- **Directions**
All lines from the one with "Light striking alloy Z (work function 3.64" to the end of the data: return those exactly, and only those.

══ Data for the task

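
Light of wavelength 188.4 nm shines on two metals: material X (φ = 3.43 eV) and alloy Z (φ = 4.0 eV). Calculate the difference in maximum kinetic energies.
0.5700 eV

Using KE_max = hc/λ - φ for each metal:

Photon energy: E = hc/λ = 6.5809 eV

For material X (φ₁ = 3.43 eV):
KE₁ = E - φ₁ = 6.5809 - 3.43 = 3.1509 eV

For alloy Z (φ₂ = 4.0 eV):
KE₂ = E - φ₂ = 6.5809 - 4.0 = 2.5809 eV

Difference:
ΔKE = KE₁ - KE₂ = 3.1509 - 2.5809 = 0.5700 eV

Note: The difference equals the difference in work functions: 4.0 - 3.43 = 0.57 eV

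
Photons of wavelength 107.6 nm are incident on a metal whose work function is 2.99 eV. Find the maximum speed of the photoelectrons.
1.7325e+06 m/s

First, find the maximum kinetic energy:
E_photon = hc/λ = 11.5227 eV
KE_max = E_photon - φ = 11.5227 - 2.99 = 8.5327 eV

Convert to Joules: KE_max = 8.5327 × 1.602×10⁻¹⁹ J = 1.3671e-18 J

Then use KE = ½mv² to find velocity:
v = √(2·KE/m) = √(2 × 1.3671e-18 J / 9.109e-31 kg)
v = 1.7325e+06 m/s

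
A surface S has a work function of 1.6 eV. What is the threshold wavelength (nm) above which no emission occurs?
774.90 nm

The threshold wavelength is when the photon energy equals the work function:
hc/λ₀ = φ

Solving for λ₀:
λ₀ = hc/φ = (6.626×10⁻³⁴ J·s)(3×10⁸ m/s) / (1.6 eV × 1.602×10⁻¹⁹ J/eV)
λ₀ = 774.90 nm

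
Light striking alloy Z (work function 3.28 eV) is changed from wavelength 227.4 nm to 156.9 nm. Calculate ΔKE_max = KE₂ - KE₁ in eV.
2.4499 eV

Using Einstein's equation: KE_max = hc/λ - φ

For λ₁ = 227.4 nm:
KE₁ = hc/λ₁ - φ = 5.4523 - 3.28 = 2.1723 eV

For λ₂ = 156.9 nm:
KE₂ = hc/λ₂ - φ = 7.9021 - 3.28 = 4.6221 eV

Change in KE:
ΔKE = KE₂ - KE₁ = 4.6221 - 2.1723 = 2.4499 eV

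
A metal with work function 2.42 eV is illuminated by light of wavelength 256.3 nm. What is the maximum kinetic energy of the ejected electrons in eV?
2.4175 eV

Using Einstein's photoelectric equation: KE_max = hf - φ = hc/λ - φ

First, calculate the photon energy:
E_photon = hc/λ = (6.626×10⁻³⁴ J·s)(3×10⁸ m/s) / (256.3×10⁻⁹ m)
E_photon = 4.8375 eV

Then, the maximum kinetic energy:
KE_max = E_photon - φ = 4.8375 eV - 2.42 eV = 2.4175 eV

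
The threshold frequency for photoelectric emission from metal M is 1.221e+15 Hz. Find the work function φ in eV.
5.05 eV

At the threshold frequency, photon energy equals work function:
φ = hf₀

Calculating:
φ = (6.626×10⁻³⁴ J·s)(1.221e+15 Hz)
φ = 5.05 eV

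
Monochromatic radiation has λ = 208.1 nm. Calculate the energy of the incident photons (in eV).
5.9579 eV

Using E = hf = hc/λ:

E = hc/λ = (6.626×10⁻³⁴ J·s)(3×10⁸ m/s) / (208.1×10⁻⁹ m)
E = 5.9579 eV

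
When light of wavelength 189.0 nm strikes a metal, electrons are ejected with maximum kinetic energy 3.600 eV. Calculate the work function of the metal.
2.96 eV

From Einstein's photoelectric equation: KE_max = hf - φ = hc/λ - φ

Rearranging for φ:
φ = hc/λ - KE_max

Calculate photon energy:
E_photon = hc/λ = 6.5600 eV

Therefore:
φ = 6.5600 - 3.600 = 2.96 eV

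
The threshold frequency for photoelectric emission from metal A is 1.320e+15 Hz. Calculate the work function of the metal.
5.46 eV

At the threshold frequency, photon energy equals work function:
φ = hf₀

Calculating:
φ = (6.626×10⁻³⁴ J·s)(1.320e+15 Hz)
φ = 5.46 eV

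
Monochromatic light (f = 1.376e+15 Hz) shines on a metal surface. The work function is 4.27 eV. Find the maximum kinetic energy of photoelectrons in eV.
1.4207 eV

Using Einstein's photoelectric equation: KE_max = hf - φ

First, calculate the photon energy:
E_photon = hf = (6.626×10⁻³⁴ J·s)(1.376e+15 Hz)
E_photon = 5.6907 eV

Then, the maximum kinetic energy:
KE_max = E_photon - φ = 5.6907 eV - 4.27 eV = 1.4207 eV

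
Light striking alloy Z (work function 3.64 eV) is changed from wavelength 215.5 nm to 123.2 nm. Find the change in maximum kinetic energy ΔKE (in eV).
4.3103 eV

Using Einstein's equation: KE_max = hc/λ - φ

For λ₁ = 215.5 nm:
KE₁ = hc/λ₁ - φ = 5.7533 - 3.64 = 2.1133 eV

For λ₂ = 123.2 nm:
KE₂ = hc/λ₂ - φ = 10.0637 - 3.64 = 6.4237 eV

Change in KE:
ΔKE = KE₂ - KE₁ = 6.4237 - 2.1133 = 4.3103 eV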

════

- **Solution for this task**
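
Light striking alloy Z (work function 3.64 eV) is changed from wavelength 215.5 nm to 123.2 nm. Find the change in maximum kinetic energy ΔKE (in eV).
4.3103 eV

Using Einstein's equation: KE_max = hc/λ - φ

For λ₁ = 215.5 nm:
KE₁ = hc/λ₁ - φ = 5.7533 - 3.64 = 2.1133 eV

For λ₂ = 123.2 nm:
KE₂ = hc/λ₂ - φ = 10.0637 - 3.64 = 6.4237 eV

Change in KE:
ΔKE = KE₂ - KE₁ = 6.4237 - 2.1133 = 4.3103 eV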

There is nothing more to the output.